- [YOUR TASK] The whole listing is to be printed again exactly.

(PROVIDED INFORMATION Opens)

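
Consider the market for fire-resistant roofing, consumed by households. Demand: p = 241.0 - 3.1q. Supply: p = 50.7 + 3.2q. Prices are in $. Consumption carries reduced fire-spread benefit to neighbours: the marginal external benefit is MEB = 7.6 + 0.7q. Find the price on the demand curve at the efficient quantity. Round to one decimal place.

Social marginal benefit = demand + MEB = 248.6 - 2.4q.
Set SMB = MC: 248.6 - 2.4q = 50.7 + 3.2q → q* = 35.3393.
Consumer price on the demand curve at q*: 241.0 − 3.1×35.3393 = 131.4482.

P = $131.4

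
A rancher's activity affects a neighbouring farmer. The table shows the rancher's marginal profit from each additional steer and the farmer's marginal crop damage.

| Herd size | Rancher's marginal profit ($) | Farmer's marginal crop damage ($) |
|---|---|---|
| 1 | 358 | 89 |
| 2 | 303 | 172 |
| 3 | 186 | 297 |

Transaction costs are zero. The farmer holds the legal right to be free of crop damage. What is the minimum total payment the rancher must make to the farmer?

Efficient level: marginal profit ≥ marginal crop damage through level 2, so k* = 2.
With the farmer holding the right, the rancher must at least compensate total damage at k*: 89 + 172 = 261.

$261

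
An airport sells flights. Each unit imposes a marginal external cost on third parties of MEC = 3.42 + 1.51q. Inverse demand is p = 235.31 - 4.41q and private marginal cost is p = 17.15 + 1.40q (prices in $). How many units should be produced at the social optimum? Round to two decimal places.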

(PROVIDED INFORMATION Closes)

- [RESULT BELOW]
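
Consider the market for fire-resistant roofing, consumed by households. Demand: p = 241.0 - 3.1q. Supply: p = 50.7 + 3.2q. Prices are in $. Consumption carries reduced fire-spread benefit to neighbours: the marginal external benefit is MEB = 7.6 + 0.7q. Find the price on the demand curve at the efficient quantity. Round to one decimal place.

Social marginal benefit = demand + MEB = 248.6 - 2.4q.
Set SMB = MC: 248.6 - 2.4q = 50.7 + 3.2q → q* = 35.3393.
Consumer price on the demand curve at q*: 241.0 − 3.1×35.3393 = 131.4482.

P = $131.4

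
A rancher's activity affects a neighbouring farmer. The table shows the rancher's marginal profit from each additional steer and the farmer's marginal crop damage.

| Herd size | Rancher's marginal profit ($) | Farmer's marginal crop damage ($) |
|---|---|---|
| 1 | 358 | 89 |
| 2 | 303 | 172 |
| 3 | 186 | 297 |

Transaction costs are zero. The farmer holds the legal right to be free of crop damage. What is the minimum total payment the rancher must make to the farmer?

Efficient level: marginal profit ≥ marginal crop damage through level 2, so k* = 2.
With the farmer holding the right, the rancher must at least compensate total damage at k*: 89 + 172 = 261.

$261

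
An airport sells flights. Each unit imposes a marginal external cost on third parties of MEC = 3.42 + 1.51q. Inverse demand is p = 235.31 - 4.41q and private marginal cost is p = 17.15 + 1.40q (prices in $). How many units should be produced at the social optimum? Round to two decimal places.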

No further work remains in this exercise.